• **ACTION ITEM**: Only the lines from the opening of the material through the one containing "n = 13, sample" should be reproduced, each exactly as it stands.

_ _ _

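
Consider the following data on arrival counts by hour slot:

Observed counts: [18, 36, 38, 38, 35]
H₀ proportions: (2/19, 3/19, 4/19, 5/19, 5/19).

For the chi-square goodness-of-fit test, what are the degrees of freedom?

df = k − 1 = 5 − 1 = 4

degrees of freedom = 4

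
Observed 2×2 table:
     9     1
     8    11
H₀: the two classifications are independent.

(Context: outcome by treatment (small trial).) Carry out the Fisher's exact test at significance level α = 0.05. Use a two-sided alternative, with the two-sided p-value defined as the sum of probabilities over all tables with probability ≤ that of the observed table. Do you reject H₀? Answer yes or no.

Margins: r₁=10, r₂=19, c₁=17, c₂=12, n=29
p_obs = C(10,9)·C(19,8)/C(29,17); sum pmf over tables with pmf ≤ p_obs
p-value (two-sided) = 0.01909
At α=0.05: p < α → reject H₀

reject H₀: yes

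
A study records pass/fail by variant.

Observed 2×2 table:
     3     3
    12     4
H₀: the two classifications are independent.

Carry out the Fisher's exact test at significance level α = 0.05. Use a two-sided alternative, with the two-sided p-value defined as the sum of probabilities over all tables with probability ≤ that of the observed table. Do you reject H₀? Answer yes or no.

reject H₀: no

Margins: r₁=6, r₂=16, c₁=15, c₂=7, n=22
p_obs = C(6,3)·C(16,12)/C(22,15); sum pmf over tables with pmf ≤ p_obs
p-value (two-sided) = 0.33408
At α=0.05: p ≥ α → fail to reject H₀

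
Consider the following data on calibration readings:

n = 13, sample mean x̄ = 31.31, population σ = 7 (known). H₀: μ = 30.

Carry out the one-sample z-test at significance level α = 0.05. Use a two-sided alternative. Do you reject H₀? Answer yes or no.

SE = σ/√n = 7/√13 = 1.9415
z = (x̄−μ₀)/SE = (31.31−30)/1.9415 = 0.6748
p-value (two-sided) = 0.49983
At α=0.05: p ≥ α → fail to reject H₀

reject H₀: no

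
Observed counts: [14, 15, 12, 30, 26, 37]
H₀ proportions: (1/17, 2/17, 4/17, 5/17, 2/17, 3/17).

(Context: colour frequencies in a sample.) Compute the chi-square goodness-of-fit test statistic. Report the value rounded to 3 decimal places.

test statistic = 33.315

n = 134; E_i = n·p_i = [7.88, 15.76, 31.53, 39.41, 15.76, 23.65]
χ² = (14−7.88)²/7.88 + (15−15.76)²/15.76 + (12−31.53)²/31.53 + (30−39.41)²/39.41 + (26−15.76)²/15.76 + (37−23.65)²/23.65 = 33.3147
df = 5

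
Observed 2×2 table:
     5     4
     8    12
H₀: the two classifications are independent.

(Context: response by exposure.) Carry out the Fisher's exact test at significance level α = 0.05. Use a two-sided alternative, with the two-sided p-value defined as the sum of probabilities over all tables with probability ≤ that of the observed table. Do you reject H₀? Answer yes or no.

reject H₀: no

Margins: r₁=9, r₂=20, c₁=13, c₂=16, n=29
p_obs = C(9,5)·C(20,8)/C(29,13); sum pmf over tables with pmf ≤ p_obs
p-value (two-sided) = 0.68816
At α=0.05: p ≥ α → fail to reject H₀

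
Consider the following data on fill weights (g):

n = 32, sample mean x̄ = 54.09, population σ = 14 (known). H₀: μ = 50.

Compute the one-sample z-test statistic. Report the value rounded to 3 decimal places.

SE = σ/√n = 14/√32 = 2.4749
z = (x̄−μ₀)/SE = (54.09−50)/2.4749 = 1.6526

test statistic = 1.653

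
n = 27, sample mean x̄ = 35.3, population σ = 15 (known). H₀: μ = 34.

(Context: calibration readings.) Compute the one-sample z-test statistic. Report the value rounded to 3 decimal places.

test statistic = 0.450

SE = σ/√n = 15/√27 = 2.8868
z = (x̄−μ₀)/SE = (35.3−34)/2.8868 = 0.4503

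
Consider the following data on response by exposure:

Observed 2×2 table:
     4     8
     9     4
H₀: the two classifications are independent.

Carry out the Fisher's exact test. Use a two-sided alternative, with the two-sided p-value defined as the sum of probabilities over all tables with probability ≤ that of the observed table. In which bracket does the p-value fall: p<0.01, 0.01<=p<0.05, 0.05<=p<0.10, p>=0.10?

p-value bracket: p>=0.10

Margins: r₁=12, r₂=13, c₁=13, c₂=12, n=25
p_obs = C(12,4)·C(13,9)/C(25,13); sum pmf over tables with pmf ≤ p_obs
p-value (two-sided) = 0.11524
→ bracket: p>=0.10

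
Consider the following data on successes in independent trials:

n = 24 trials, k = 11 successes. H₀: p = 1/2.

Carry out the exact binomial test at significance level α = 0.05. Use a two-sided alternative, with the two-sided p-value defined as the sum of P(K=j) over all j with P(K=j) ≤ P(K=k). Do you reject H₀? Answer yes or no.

Exact binomial: n=24, k=11, p₀=1/2=0.5000
P(X=j) = C(n,j)·p₀^j·(1−p₀)^(n−j); p = Σ P(X=j) over j with P(X=j) ≤ P(X=11)
p-value (two-sided) = 0.83882
At α=0.05: p ≥ α → fail to reject H₀

reject H₀: no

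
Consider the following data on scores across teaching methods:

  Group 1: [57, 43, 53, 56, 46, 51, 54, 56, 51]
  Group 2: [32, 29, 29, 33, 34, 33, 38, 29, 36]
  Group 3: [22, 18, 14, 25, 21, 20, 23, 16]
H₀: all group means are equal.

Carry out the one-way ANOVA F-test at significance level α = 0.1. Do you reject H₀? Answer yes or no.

Group means [51.89, 32.56, 19.88], grand mean 35.346
SSB = Σnᵢ(x̄ᵢ−x̄)² = 4447.899; SSW = ΣΣ(x−x̄ᵢ)² = 357.986
MSB = 4447.899/2 = 2223.9493; MSW = 357.986/23 = 15.5646
F = MSB/MSW = 142.8850
df = (2, 23)
p-value (upper-tail) = 0.00000
At α=0.1: p < α → reject H₀

reject H₀: yes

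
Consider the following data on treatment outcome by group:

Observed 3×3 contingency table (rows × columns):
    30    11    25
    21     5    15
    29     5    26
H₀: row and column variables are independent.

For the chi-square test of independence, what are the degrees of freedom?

degrees of freedom = 4

df = (r−1)(c−1) = (3−1)·(3−1) = 4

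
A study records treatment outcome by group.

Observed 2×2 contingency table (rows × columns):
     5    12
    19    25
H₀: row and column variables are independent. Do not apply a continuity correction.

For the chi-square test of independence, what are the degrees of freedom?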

_ _ _

• **SOLVED PROBLEM**:
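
Consider the following data on arrival counts by hour slot:

Observed counts: [18, 36, 38, 38, 35]
H₀ proportions: (2/19, 3/19, 4/19, 5/19, 5/19).

For the chi-square goodness-of-fit test, what are the degrees of freedom?

df = k − 1 = 5 − 1 = 4

degrees of freedom = 4

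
Observed 2×2 table:
     9     1
     8    11
H₀: the two classifications are independent.

(Context: outcome by treatment (small trial).) Carry out the Fisher's exact test at significance level α = 0.05. Use a two-sided alternative, with the two-sided p-value defined as the sum of probabilities over all tables with probability ≤ that of the observed table. Do you reject H₀? Answer yes or no.

Margins: r₁=10, r₂=19, c₁=17, c₂=12, n=29
p_obs = C(10,9)·C(19,8)/C(29,17); sum pmf over tables with pmf ≤ p_obs
p-value (two-sided) = 0.01909
At α=0.05: p < α → reject H₀

reject H₀: yes

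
A study records pass/fail by variant.

Observed 2×2 table:
     3     3
    12     4
H₀: the two classifications are independent.

Carry out the Fisher's exact test at significance level α = 0.05. Use a two-sided alternative, with the two-sided p-value defined as the sum of probabilities over all tables with probability ≤ that of the observed table. Do you reject H₀? Answer yes or no.

reject H₀: no

Margins: r₁=6, r₂=16, c₁=15, c₂=7, n=22
p_obs = C(6,3)·C(16,12)/C(22,15); sum pmf over tables with pmf ≤ p_obs
p-value (two-sided) = 0.33408
At α=0.05: p ≥ α → fail to reject H₀

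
Consider the following data on calibration readings:

n = 13, sample mean x̄ = 31.31, population σ = 7 (known). H₀: μ = 30.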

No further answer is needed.